Task to complete:
A verbatim transcript of the lines below, starting at the first and ending with the one that holds "104.160.197.32/28 via 41.169.56.73", is what should be produced.

BEGIN Material for this task

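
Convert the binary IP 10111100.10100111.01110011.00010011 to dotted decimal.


10111100 = 188
10100111 = 167
01110011 = 115
00010011 = 19
IP: 188.167.115.19


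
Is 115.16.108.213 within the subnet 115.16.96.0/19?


Subnet network: 115.16.96.0
Test IP AND mask: 115.16.96.0
Yes, 115.16.108.213 is in 115.16.96.0/19


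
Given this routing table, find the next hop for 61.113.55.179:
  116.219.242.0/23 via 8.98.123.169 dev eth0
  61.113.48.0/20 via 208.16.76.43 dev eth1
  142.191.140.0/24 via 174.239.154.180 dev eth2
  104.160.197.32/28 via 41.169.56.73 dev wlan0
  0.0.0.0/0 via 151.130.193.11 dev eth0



Longest prefix match for 61.113.55.179:
  /23 116.219.242.0: no
  /20 61.113.48.0: MATCH
  /24 142.191.140.0: no
  /28 104.160.197.32: no
  /0 0.0.0.0: MATCH
Selected: next-hop 208.16.76.43 via eth1 (matched /20)


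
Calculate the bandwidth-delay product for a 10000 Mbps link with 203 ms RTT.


BDP = bandwidth * RTT
= 10000 Mbps * 203 ms
= 10000 * 1e6 * 203 / 1000 bits
= 2030000000 bits
= 253750000 bytes
= 247802.7344 KB
BDP = 2030000000 bits (253750000 bytes)


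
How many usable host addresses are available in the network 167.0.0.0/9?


Host bits = 32 - 9 = 23
Total addresses = 2^23 = 8388608
Usable = total - 2 (network and broadcast)
Usable hosts: 8388606


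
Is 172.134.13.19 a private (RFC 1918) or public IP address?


RFC 1918 private ranges:
  10.0.0.0/8 (10.0.0.0 - 10.255.255.255)
  172.16.0.0/12 (172.16.0.0 - 172.31.255.255)
  192.168.0.0/16 (192.168.0.0 - 192.168.255.255)
Public (not in any RFC 1918 range)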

END Material for this task

Solution to this task:
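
Convert the binary IP 10111100.10100111.01110011.00010011 to dotted decimal.


10111100 = 188
10100111 = 167
01110011 = 115
00010011 = 19
IP: 188.167.115.19


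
Is 115.16.108.213 within the subnet 115.16.96.0/19?


Subnet network: 115.16.96.0
Test IP AND mask: 115.16.96.0
Yes, 115.16.108.213 is in 115.16.96.0/19


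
Given this routing table, find the next hop for 61.113.55.179:
  116.219.242.0/23 via 8.98.123.169 dev eth0
  61.113.48.0/20 via 208.16.76.43 dev eth1
  142.191.140.0/24 via 174.239.154.180 dev eth2
  104.160.197.32/28 via 41.169.56.73 dev wlan0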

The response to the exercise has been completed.